◆ **Your objective**:
Find the string "Given" in the records. Copy each line that has it.

◆ **Data items**:

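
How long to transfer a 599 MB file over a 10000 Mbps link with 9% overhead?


Effective throughput = 10000 * (1 - 9/100) = 9100 Mbps
File size in Mb = 599 * 8 = 4792 Mb
Time = 4792 / 9100
Time = 0.5266 seconds


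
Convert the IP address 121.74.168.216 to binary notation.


121 = 01111001
74 = 01001010
168 = 10101000
216 = 11011000
Binary: 01111001.01001010.10101000.11011000


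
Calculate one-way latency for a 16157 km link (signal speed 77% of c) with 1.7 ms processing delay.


Speed = 0.77 * 3e5 km/s = 231000 km/s
Propagation delay = 16157 / 231000 = 0.0699 s = 69.9437 ms
Processing delay = 1.7 ms
Total one-way latency = 71.6437 ms


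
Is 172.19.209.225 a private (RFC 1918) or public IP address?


RFC 1918 private ranges:
  10.0.0.0/8 (10.0.0.0 - 10.255.255.255)
  172.16.0.0/12 (172.16.0.0 - 172.31.255.255)
  192.168.0.0/16 (192.168.0.0 - 192.168.255.255)
Private (in 172.16.0.0/12)


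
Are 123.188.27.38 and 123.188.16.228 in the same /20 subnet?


Mask: 255.255.240.0
123.188.27.38 AND mask = 123.188.16.0
123.188.16.228 AND mask = 123.188.16.0
Yes, same subnet (123.188.16.0)


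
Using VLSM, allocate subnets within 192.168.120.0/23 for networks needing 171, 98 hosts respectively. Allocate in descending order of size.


171 hosts -> /24 (254 usable): 192.168.120.0/24
98 hosts -> /25 (126 usable): 192.168.121.0/25
Allocation: 192.168.120.0/24 (171 hosts, 254 usable); 192.168.121.0/25 (98 hosts, 126 usable)


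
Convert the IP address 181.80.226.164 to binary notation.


181 = 10110101
80 = 01010000
226 = 11100010
164 = 10100100
Binary: 10110101.01010000.11100010.10100100


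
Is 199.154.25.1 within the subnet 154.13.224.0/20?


Subnet network: 154.13.224.0
Test IP AND mask: 199.154.16.0
No, 199.154.25.1 is not in 154.13.224.0/20


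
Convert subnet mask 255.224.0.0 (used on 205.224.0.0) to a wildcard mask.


Subnet mask: 255.224.0.0
Wildcard = 255.255.255.255 - subnet mask
255 - 255 = 0
255 - 224 = 31
255 - 0 = 255
255 - 0 = 255
Wildcard: 0.31.255.255


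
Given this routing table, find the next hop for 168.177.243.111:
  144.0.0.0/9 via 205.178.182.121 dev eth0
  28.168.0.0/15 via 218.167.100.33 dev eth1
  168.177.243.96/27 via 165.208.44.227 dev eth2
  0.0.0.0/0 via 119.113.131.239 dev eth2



Longest prefix match for 168.177.243.111:
  /9 144.0.0.0: no
  /15 28.168.0.0: no
  /27 168.177.243.96: MATCH
  /0 0.0.0.0: MATCH
Selected: next-hop 165.208.44.227 via eth2 (matched /27)


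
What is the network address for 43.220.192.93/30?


IP:   00101011.11011100.11000000.01011101
Mask: 11111111.11111111.11111111.11111100
AND operation:
Net:  00101011.11011100.11000000.01011100
Network: 43.220.192.92/30


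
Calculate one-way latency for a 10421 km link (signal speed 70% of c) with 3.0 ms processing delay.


Speed = 0.7 * 3e5 km/s = 210000 km/s
Propagation delay = 10421 / 210000 = 0.0496 s = 49.6238 ms
Processing delay = 3.0 ms
Total one-way latency = 52.6238 ms


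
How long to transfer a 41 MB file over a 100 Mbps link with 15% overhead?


Effective throughput = 100 * (1 - 15/100) = 85 Mbps
File size in Mb = 41 * 8 = 328 Mb
Time = 328 / 85
Time = 3.8588 seconds


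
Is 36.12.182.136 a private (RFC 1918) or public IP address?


RFC 1918 private ranges:
  10.0.0.0/8 (10.0.0.0 - 10.255.255.255)
  172.16.0.0/12 (172.16.0.0 - 172.31.255.255)
  192.168.0.0/16 (192.168.0.0 - 192.168.255.255)
Public (not in any RFC 1918 range)


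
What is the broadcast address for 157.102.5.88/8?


Network: 157.0.0.0/8
Host bits = 24
Set all host bits to 1:
Broadcast: 157.255.255.255


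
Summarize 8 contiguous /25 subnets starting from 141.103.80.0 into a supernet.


Original prefix: /25
Number of subnets: 8 = 2^3
New prefix = 25 - 3 = 22
Supernet: 141.103.80.0/22


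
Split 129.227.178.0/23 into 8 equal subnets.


New prefix = 23 + 3 = 26
Each subnet has 64 addresses
  129.227.178.0/26
  129.227.178.64/26
  129.227.178.128/26
  129.227.178.192/26
  129.227.179.0/26
  129.227.179.64/26
  129.227.179.128/26
  129.227.179.192/26
Subnets: 129.227.178.0/26, 129.227.178.64/26, 129.227.178.128/26, 129.227.178.192/26, 129.227.179.0/26, 129.227.179.64/26, 129.227.179.128/26, 129.227.179.192/26


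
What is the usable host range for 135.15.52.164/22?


Network: 135.15.52.0
Broadcast: 135.15.55.255
First usable = network + 1
Last usable = broadcast - 1
Range: 135.15.52.1 to 135.15.55.254


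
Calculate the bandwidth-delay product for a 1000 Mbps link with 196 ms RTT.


BDP = bandwidth * RTT
= 1000 Mbps * 196 ms
= 1000 * 1e6 * 196 / 1000 bits
= 196000000 bits
= 24500000 bytes
= 23925.7812 KB
BDP = 196000000 bits (24500000 bytes)


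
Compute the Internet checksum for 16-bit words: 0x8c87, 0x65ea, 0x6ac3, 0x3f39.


Sum all words (with carry folding):
+ 0x8c87 = 0x8c87
+ 0x65ea = 0xf271
+ 0x6ac3 = 0x5d35
+ 0x3f39 = 0x9c6e
One's complement: ~0x9c6e
Checksum = 0x6391


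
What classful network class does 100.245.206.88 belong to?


First octet: 100
Binary: 01100100
0xxxxxxx -> Class A (1-126)
Class A, default mask 255.0.0.0 (/8)


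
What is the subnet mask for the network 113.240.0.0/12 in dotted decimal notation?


/12 means 12 network bits, 20 host bits
Binary: 11111111111100000000000000000000
Mask: 255.240.0.0


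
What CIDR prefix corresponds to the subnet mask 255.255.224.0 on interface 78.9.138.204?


Binary: 11111111.11111111.11100000.00000000
Count leading 1s
Prefix: /19


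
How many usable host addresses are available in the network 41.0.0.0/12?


Host bits = 32 - 12 = 20
Total addresses = 2^20 = 1048576
Usable = total - 2 (network and broadcast)
Usable hosts: 1048574


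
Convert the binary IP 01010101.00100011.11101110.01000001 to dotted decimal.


01010101 = 85
00100011 = 35
11101110 = 238
01000001 = 65
IP: 85.35.238.65


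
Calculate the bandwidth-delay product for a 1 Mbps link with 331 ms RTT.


BDP = bandwidth * RTT
= 1 Mbps * 331 ms
= 1 * 1e6 * 331 / 1000 bits
= 331000 bits
= 41375 bytes
= 40.4053 KB
BDP = 331000 bits (41375 bytes)


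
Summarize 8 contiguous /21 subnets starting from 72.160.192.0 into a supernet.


Original prefix: /21
Number of subnets: 8 = 2^3
New prefix = 21 - 3 = 18
Supernet: 72.160.192.0/18


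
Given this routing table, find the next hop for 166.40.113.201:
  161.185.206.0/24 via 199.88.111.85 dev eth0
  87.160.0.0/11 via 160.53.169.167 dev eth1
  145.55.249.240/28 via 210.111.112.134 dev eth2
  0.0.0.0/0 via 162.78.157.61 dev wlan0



Longest prefix match for 166.40.113.201:
  /24 161.185.206.0: no
  /11 87.160.0.0: no
  /28 145.55.249.240: no
  /0 0.0.0.0: MATCH
Selected: next-hop 162.78.157.61 via wlan0 (matched /0)


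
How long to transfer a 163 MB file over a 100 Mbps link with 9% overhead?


Effective throughput = 100 * (1 - 9/100) = 91 Mbps
File size in Mb = 163 * 8 = 1304 Mb
Time = 1304 / 91
Time = 14.3297 seconds


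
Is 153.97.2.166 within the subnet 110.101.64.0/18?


Subnet network: 110.101.64.0
Test IP AND mask: 153.97.0.0
No, 153.97.2.166 is not in 110.101.64.0/18


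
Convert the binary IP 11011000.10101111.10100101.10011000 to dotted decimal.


11011000 = 216
10101111 = 175
10100101 = 165
10011000 = 152
IP: 216.175.165.152


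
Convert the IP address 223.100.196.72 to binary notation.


223 = 11011111
100 = 01100100
196 = 11000100
72 = 01001000
Binary: 11011111.01100100.11000100.01001000


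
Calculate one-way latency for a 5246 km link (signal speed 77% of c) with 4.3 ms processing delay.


Speed = 0.77 * 3e5 km/s = 231000 km/s
Propagation delay = 5246 / 231000 = 0.0227 s = 22.71 ms
Processing delay = 4.3 ms
Total one-way latency = 27.01 ms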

◆ **Solution to this exercise**:
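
Given this routing table, find the next hop for 168.177.243.111:
Given this routing table, find the next hop for 166.40.113.201: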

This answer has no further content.